WHAT YOU ARE ASKED TO DO: Please set down, exactly as written, the line containing "A thin uniform rectangular" and every line after it through the end of the records.
SUPPLIED INFORMATION Block Start
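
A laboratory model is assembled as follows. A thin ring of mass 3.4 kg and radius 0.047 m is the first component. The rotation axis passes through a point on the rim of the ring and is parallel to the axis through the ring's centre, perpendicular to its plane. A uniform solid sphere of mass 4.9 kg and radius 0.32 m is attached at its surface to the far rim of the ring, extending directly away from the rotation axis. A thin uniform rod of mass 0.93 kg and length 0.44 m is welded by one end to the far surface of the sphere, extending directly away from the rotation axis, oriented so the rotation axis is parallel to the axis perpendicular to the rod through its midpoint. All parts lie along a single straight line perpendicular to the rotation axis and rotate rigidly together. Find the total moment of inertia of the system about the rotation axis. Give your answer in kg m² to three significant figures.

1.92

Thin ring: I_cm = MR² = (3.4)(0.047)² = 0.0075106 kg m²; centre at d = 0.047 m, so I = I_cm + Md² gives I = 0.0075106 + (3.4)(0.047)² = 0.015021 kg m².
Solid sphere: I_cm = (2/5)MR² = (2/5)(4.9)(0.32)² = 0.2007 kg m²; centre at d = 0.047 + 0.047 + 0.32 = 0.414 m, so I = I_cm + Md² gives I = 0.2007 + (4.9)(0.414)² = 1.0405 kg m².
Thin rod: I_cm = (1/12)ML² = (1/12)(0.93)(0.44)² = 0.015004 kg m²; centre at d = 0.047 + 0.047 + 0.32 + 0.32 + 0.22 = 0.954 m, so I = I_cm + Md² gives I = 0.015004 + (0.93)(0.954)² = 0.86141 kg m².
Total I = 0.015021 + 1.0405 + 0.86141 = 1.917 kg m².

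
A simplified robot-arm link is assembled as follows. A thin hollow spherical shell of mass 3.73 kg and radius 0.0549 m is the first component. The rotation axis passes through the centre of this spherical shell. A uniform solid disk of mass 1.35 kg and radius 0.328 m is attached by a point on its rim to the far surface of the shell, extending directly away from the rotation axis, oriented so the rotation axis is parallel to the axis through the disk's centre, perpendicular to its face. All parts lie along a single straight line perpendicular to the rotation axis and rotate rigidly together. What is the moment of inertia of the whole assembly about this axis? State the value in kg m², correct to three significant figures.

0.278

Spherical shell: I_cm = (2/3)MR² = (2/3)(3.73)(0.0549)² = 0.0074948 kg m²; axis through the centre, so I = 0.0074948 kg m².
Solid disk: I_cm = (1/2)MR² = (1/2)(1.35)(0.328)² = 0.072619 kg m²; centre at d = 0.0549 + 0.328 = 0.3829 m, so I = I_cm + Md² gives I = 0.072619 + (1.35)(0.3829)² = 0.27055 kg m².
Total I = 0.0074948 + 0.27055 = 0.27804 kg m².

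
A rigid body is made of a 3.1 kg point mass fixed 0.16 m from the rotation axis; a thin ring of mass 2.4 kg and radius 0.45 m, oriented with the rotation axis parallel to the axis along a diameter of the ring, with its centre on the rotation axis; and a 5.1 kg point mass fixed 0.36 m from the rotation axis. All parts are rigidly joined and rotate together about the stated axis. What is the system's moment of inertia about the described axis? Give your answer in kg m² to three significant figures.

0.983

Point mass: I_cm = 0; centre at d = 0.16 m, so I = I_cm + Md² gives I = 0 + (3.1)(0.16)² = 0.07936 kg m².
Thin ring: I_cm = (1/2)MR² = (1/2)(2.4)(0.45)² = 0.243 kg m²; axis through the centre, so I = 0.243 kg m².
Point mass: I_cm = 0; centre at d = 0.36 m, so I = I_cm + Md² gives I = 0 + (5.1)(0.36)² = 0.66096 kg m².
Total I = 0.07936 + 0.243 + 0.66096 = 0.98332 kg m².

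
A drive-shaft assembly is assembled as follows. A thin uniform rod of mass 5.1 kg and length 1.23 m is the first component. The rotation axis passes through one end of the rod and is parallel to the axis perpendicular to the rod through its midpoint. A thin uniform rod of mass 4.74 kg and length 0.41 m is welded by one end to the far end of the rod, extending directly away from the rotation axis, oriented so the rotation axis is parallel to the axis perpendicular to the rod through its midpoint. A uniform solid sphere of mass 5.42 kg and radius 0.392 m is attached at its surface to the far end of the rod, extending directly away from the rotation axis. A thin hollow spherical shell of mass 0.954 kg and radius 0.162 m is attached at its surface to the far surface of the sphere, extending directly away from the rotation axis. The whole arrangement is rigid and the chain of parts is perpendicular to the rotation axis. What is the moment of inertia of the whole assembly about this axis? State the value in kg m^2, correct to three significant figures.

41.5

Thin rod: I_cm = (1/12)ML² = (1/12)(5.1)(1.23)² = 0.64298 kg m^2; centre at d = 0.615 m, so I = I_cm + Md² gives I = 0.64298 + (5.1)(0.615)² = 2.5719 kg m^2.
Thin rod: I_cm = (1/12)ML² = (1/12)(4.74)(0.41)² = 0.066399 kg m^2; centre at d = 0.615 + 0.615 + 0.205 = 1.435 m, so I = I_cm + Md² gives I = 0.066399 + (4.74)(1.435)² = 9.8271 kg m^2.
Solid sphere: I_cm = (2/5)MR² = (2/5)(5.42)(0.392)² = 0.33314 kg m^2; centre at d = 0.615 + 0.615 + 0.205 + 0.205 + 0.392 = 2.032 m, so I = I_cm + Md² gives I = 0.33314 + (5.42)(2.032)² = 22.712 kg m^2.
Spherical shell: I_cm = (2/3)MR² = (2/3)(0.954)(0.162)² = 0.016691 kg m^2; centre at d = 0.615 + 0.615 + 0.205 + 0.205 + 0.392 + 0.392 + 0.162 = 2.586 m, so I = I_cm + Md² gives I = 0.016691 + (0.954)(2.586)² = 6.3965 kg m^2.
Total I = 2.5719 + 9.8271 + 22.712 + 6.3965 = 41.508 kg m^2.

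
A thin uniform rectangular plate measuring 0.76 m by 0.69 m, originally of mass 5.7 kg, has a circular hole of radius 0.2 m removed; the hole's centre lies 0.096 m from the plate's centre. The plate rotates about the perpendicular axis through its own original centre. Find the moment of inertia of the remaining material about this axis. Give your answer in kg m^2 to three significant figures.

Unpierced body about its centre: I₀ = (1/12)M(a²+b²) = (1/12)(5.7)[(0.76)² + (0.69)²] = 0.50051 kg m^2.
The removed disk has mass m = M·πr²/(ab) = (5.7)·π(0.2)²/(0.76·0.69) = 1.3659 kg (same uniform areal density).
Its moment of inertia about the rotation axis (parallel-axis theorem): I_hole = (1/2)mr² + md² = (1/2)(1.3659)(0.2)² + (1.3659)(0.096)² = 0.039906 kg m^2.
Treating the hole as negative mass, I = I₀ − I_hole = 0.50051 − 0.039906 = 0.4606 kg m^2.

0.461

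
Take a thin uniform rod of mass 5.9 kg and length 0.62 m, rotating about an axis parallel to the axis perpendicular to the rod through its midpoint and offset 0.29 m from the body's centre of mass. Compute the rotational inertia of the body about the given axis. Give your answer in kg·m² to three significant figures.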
SUPPLIED INFORMATION Block End
TASK RESPONSE:
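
A thin uniform rectangular plate measuring 0.76 m by 0.69 m, originally of mass 5.7 kg, has a circular hole of radius 0.2 m removed; the hole's centre lies 0.096 m from the plate's centre. The plate rotates about the perpendicular axis through its own original centre. Find the moment of inertia of the remaining material about this axis. Give your answer in kg m^2 to three significant figures.

Unpierced body about its centre: I₀ = (1/12)M(a²+b²) = (1/12)(5.7)[(0.76)² + (0.69)²] = 0.50051 kg m^2.
The removed disk has mass m = M·πr²/(ab) = (5.7)·π(0.2)²/(0.76·0.69) = 1.3659 kg (same uniform areal density).
Its moment of inertia about the rotation axis (parallel-axis theorem): I_hole = (1/2)mr² + md² = (1/2)(1.3659)(0.2)² + (1.3659)(0.096)² = 0.039906 kg m^2.
Treating the hole as negative mass, I = I₀ − I_hole = 0.50051 − 0.039906 = 0.4606 kg m^2.

0.461

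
Take a thin uniform rod of mass 5.9 kg and length 0.62 m, rotating about an axis parallel to the axis perpendicular to the rod through its midpoint and offset 0.29 m from the body's centre of mass. Compute the rotational inertia of the body about the given axis. Give your answer in kg·m² to three significant figures.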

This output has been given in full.